=== Begin Enclosure ===

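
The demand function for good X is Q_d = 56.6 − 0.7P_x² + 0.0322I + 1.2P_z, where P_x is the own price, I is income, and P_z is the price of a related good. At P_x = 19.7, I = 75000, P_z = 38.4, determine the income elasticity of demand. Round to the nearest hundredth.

1.08

At the given point, Q_d = 56.6 − 0.7(19.7)² + 0.0322(75000) + 1.2(38.4) = 56.6 − 271.663 + 2415 + 46.08 = 2246.017.
∂Q_d/∂I = +0.0322, so E_I = 0.0322·(75000/2246.017) ≈ 1.08.
E_I > 1: normal good (luxury).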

=== End Enclosure ===

The records above are to be repeated exactly, in their entirety.

_THE ANSWER:_
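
The demand function for good X is Q_d = 56.6 − 0.7P_x² + 0.0322I + 1.2P_z, where P_x is the own price, I is income, and P_z is the price of a related good. At P_x = 19.7, I = 75000, P_z = 38.4, determine the income elasticity of demand. Round to the nearest hundredth.

1.08

At the given point, Q_d = 56.6 − 0.7(19.7)² + 0.0322(75000) + 1.2(38.4) = 56.6 − 271.663 + 2415 + 46.08 = 2246.017.
∂Q_d/∂I = +0.0322, so E_I = 0.0322·(75000/2246.017) ≈ 1.08.
E_I > 1: normal good (luxury).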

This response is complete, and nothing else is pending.